◆ **Task prompt**
All of the data needs to come back exactly as written.

◆ **Records supplied**
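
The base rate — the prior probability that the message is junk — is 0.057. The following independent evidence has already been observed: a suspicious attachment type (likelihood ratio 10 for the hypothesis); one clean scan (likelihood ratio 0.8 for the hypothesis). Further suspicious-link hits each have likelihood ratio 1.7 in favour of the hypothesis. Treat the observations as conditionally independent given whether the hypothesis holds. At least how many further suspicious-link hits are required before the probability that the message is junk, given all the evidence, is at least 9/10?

Prior odds = 0.057/0.943 = 57/943.
Combined Bayes factor of the evidence already in hand = 10 × 0.8 = 8.
Odds after that evidence = (57/943) × 8 = 456/943.
Target odds = 0.9/0.1 = 9.
Need 1.7ⁿ ≥ 9 ÷ (456/943) = 2829/152.
1.7⁵ = 1419857/100000 falls short of 2829/152 but 1.7⁶ = 24137569/1000000 reaches it, so n = 6.

6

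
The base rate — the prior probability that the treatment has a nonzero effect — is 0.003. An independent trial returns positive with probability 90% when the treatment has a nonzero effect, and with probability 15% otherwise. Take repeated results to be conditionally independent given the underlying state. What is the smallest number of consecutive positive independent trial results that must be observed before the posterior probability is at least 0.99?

Prior odds = 0.003/0.997 = 3/997.
Likelihood ratio of a positive result = 0.9/0.15 = 6.
Target posterior odds = 0.99/0.01 = 99.
Require 6ⁿ ≥ 99 ÷ (3/997) = 32901.
6⁵ = 7776 falls short of 32901 but 6⁶ = 46656 reaches it, so n = 6.

6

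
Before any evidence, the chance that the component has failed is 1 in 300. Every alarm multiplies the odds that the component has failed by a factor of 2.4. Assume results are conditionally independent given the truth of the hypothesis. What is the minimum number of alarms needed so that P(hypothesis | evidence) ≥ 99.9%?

Prior odds: (1/300) ÷ (299/300) = 1/299.
Likelihood ratio per alarm = 2.4.
Target odds: 0.999 ÷ 0.001 = 999.
Need (1/299) × 2.4ⁿ ≥ 999, i.e. 2.4ⁿ ≥ 298701.
2.4¹⁴ ≈210357 falls short of 298701 but 2.4¹⁵ ≈504857 reaches it, so n = 15.

15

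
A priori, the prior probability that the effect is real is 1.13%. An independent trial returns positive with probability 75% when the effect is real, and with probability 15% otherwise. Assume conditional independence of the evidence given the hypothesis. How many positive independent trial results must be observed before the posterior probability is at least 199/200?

7

Prior odds: 0.0113 ÷ 0.9887 = 113/9887.
Likelihood ratio of a positive result = 0.75/0.15 = 5.
Target posterior odds = 0.995/0.005 = 199.
Require 5ⁿ ≥ 199 ÷ (113/9887) = 1967513/113.
5⁶ = 15625 falls short of 1967513/113 but 5⁷ = 78125 reaches it, so n = 7.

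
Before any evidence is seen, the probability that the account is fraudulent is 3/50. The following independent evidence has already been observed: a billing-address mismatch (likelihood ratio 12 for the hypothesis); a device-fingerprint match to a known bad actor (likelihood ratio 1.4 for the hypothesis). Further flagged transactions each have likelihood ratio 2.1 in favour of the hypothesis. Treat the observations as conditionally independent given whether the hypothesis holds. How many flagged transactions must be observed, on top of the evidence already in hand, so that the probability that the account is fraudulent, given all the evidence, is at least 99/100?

Prior odds = 0.06/0.94 = 3/47.
Combined Bayes factor of the evidence already in hand = 12 × 1.4 = 16.8.
Odds after that evidence = (3/47) × 16.8 = 252/235.
Target odds = 0.99/0.01 = 99.
Need 2.1ⁿ ≥ 99 ÷ (252/235) = 2585/28.
2.1⁶ = 85766121/1000000 falls short of 2585/28 but 2.1⁷ ≈180.109 reaches it, so n = 7.

7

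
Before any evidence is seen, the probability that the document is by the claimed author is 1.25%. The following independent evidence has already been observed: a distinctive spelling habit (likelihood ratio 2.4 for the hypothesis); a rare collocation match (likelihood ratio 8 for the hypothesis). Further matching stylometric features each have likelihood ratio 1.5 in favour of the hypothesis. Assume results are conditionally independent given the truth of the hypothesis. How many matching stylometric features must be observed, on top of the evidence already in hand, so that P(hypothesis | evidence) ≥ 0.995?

Prior odds = 0.0125/0.9875 = 1/79.
Combined Bayes factor of the evidence already in hand = 2.4 × 8 = 19.2.
Odds after that evidence = (1/79) × 19.2 = 96/395.
Target odds = 0.995/0.005 = 199.
Need 1.5ⁿ ≥ 199 ÷ (96/395) = 78605/96.
1.5¹⁶ = 43046721/65536 falls short of 78605/96 but 1.5¹⁷ = 129140163/131072 reaches it, so n = 17.

17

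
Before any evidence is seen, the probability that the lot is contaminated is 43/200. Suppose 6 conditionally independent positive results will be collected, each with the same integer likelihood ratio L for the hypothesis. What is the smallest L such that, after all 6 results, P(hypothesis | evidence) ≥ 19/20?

Prior odds = 0.215/0.785 = 43/157.
Target odds = 0.95/0.05 = 19.
Need L⁶ ≥ 19 ÷ (43/157) = 2983/43.
2⁶ = 64 < 2983/43 ≤ 729 = 3⁶, so L = 3.

3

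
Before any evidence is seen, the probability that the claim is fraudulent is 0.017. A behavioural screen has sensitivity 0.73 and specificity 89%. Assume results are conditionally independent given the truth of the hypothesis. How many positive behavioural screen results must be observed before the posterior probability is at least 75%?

3

Prior odds: 0.017 ÷ 0.983 = 17/983.
False-positive rate = 1 − 0.89 = 0.11; likelihood ratio of a positive = 0.73/0.11 = 73/11.
Target odds: 0.75 ÷ 0.25 = 3.
Need (17/983) × (73/11)ⁿ ≥ 3, i.e. (73/11)ⁿ ≥ 2949/17.
(73/11)² = 5329/121 falls short of 2949/17 but (73/11)³ = 389017/1331 reaches it, so n = 3.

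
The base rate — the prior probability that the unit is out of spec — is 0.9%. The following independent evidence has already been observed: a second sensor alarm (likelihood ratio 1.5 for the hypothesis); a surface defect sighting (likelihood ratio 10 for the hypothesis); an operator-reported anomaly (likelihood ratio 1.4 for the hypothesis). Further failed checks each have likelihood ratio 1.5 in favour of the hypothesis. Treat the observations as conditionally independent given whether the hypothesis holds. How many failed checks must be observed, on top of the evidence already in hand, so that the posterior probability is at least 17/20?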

◆ **Result of the task**
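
The base rate — the prior probability that the message is junk — is 0.057. The following independent evidence has already been observed: a suspicious attachment type (likelihood ratio 10 for the hypothesis); one clean scan (likelihood ratio 0.8 for the hypothesis). Further suspicious-link hits each have likelihood ratio 1.7 in favour of the hypothesis. Treat the observations as conditionally independent given whether the hypothesis holds. At least how many further suspicious-link hits are required before the probability that the message is junk, given all the evidence, is at least 9/10?

Prior odds = 0.057/0.943 = 57/943.
Combined Bayes factor of the evidence already in hand = 10 × 0.8 = 8.
Odds after that evidence = (57/943) × 8 = 456/943.
Target odds = 0.9/0.1 = 9.
Need 1.7ⁿ ≥ 9 ÷ (456/943) = 2829/152.
1.7⁵ = 1419857/100000 falls short of 2829/152 but 1.7⁶ = 24137569/1000000 reaches it, so n = 6.

6

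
The base rate — the prior probability that the treatment has a nonzero effect — is 0.003. An independent trial returns positive with probability 90% when the treatment has a nonzero effect, and with probability 15% otherwise. Take repeated results to be conditionally independent given the underlying state. What is the smallest number of consecutive positive independent trial results that must be observed before the posterior probability is at least 0.99?

Prior odds = 0.003/0.997 = 3/997.
Likelihood ratio of a positive result = 0.9/0.15 = 6.
Target posterior odds = 0.99/0.01 = 99.
Require 6ⁿ ≥ 99 ÷ (3/997) = 32901.
6⁵ = 7776 falls short of 32901 but 6⁶ = 46656 reaches it, so n = 6.

6

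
Before any evidence, the chance that the component has failed is 1 in 300. Every alarm multiplies the odds that the component has failed by a factor of 2.4. Assume results are conditionally independent given the truth of the hypothesis. What is the minimum number of alarms needed so that P(hypothesis | evidence) ≥ 99.9%?

Prior odds: (1/300) ÷ (299/300) = 1/299.
Likelihood ratio per alarm = 2.4.
Target odds: 0.999 ÷ 0.001 = 999.
Need (1/299) × 2.4ⁿ ≥ 999, i.e. 2.4ⁿ ≥ 298701.
2.4¹⁴ ≈210357 falls short of 298701 but 2.4¹⁵ ≈504857 reaches it, so n = 15.

15

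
A priori, the prior probability that the effect is real is 1.13%. An independent trial returns positive with probability 75% when the effect is real, and with probability 15% otherwise. Assume conditional independence of the evidence given the hypothesis. How many positive independent trial results must be observed before the posterior probability is at least 199/200?

7

Prior odds: 0.0113 ÷ 0.9887 = 113/9887.
Likelihood ratio of a positive result = 0.75/0.15 = 5.
Target posterior odds = 0.995/0.005 = 199.
Require 5ⁿ ≥ 199 ÷ (113/9887) = 1967513/113.
5⁶ = 15625 falls short of 1967513/113 but 5⁷ = 78125 reaches it, so n = 7.

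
Before any evidence is seen, the probability that the account is fraudulent is 3/50. The following independent evidence has already been observed: a billing-address mismatch (likelihood ratio 12 for the hypothesis); a device-fingerprint match to a known bad actor (likelihood ratio 1.4 for the hypothesis). Further flagged transactions each have likelihood ratio 2.1 in favour of the hypothesis. Treat the observations as conditionally independent given whether the hypothesis holds. How many flagged transactions must be observed, on top of the evidence already in hand, so that the probability that the account is fraudulent, given all the evidence, is at least 99/100?

Prior odds = 0.06/0.94 = 3/47.
Combined Bayes factor of the evidence already in hand = 12 × 1.4 = 16.8.
Odds after that evidence = (3/47) × 16.8 = 252/235.
Target odds = 0.99/0.01 = 99.
Need 2.1ⁿ ≥ 99 ÷ (252/235) = 2585/28.
2.1⁶ = 85766121/1000000 falls short of 2585/28 but 2.1⁷ ≈180.109 reaches it, so n = 7.

7

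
Before any evidence is seen, the probability that the document is by the claimed author is 1.25%. The following independent evidence has already been observed: a distinctive spelling habit (likelihood ratio 2.4 for the hypothesis); a rare collocation match (likelihood ratio 8 for the hypothesis). Further matching stylometric features each have likelihood ratio 1.5 in favour of the hypothesis. Assume results are conditionally independent given the truth of the hypothesis. How many matching stylometric features must be observed, on top of the evidence already in hand, so that P(hypothesis | evidence) ≥ 0.995?

Prior odds = 0.0125/0.9875 = 1/79.
Combined Bayes factor of the evidence already in hand = 2.4 × 8 = 19.2.
Odds after that evidence = (1/79) × 19.2 = 96/395.
Target odds = 0.995/0.005 = 199.
Need 1.5ⁿ ≥ 199 ÷ (96/395) = 78605/96.
1.5¹⁶ = 43046721/65536 falls short of 78605/96 but 1.5¹⁷ = 129140163/131072 reaches it, so n = 17.

17

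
Before any evidence is seen, the probability that the lot is contaminated is 43/200. Suppose 6 conditionally independent positive results will be collected, each with the same integer likelihood ratio L for the hypothesis. What is the smallest L such that, after all 6 results, P(hypothesis | evidence) ≥ 19/20?

Prior odds = 0.215/0.785 = 43/157.
Target odds = 0.95/0.05 = 19.
Need L⁶ ≥ 19 ÷ (43/157) = 2983/43.
2⁶ = 64 < 2983/43 ≤ 729 = 3⁶, so L = 3.

3

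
Before any evidence is seen, the probability that the claim is fraudulent is 0.017. A behavioural screen has sensitivity 0.73 and specificity 89%. Assume results are conditionally independent given the truth of the hypothesis. How many positive behavioural screen results must be observed before the posterior probability is at least 75%?

3

Prior odds: 0.017 ÷ 0.983 = 17/983.
False-positive rate = 1 − 0.89 = 0.11; likelihood ratio of a positive = 0.73/0.11 = 73/11.
Target odds: 0.75 ÷ 0.25 = 3.
Need (17/983) × (73/11)ⁿ ≥ 3, i.e. (73/11)ⁿ ≥ 2949/17.
(73/11)² = 5329/121 falls short of 2949/17 but (73/11)³ = 389017/1331 reaches it, so n = 3.

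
The base rate — the prior probability that the unit is out of spec — is 0.9%. The following independent evidence has already been observed: a second sensor alarm (likelihood ratio 1.5 for the hypothesis); a surface defect sighting (likelihood ratio 10 for the hypothesis); an operator-reported anomaly (likelihood ratio 1.4 for the hypothesis). Further failed checks each have likelihood ratio 1.5 in favour of the hypothesis. Treat the observations as conditionally independent given whether the hypothesis holds. How many failed checks must be observed, on top of the evidence already in hand, so that the posterior probability is at least 17/20?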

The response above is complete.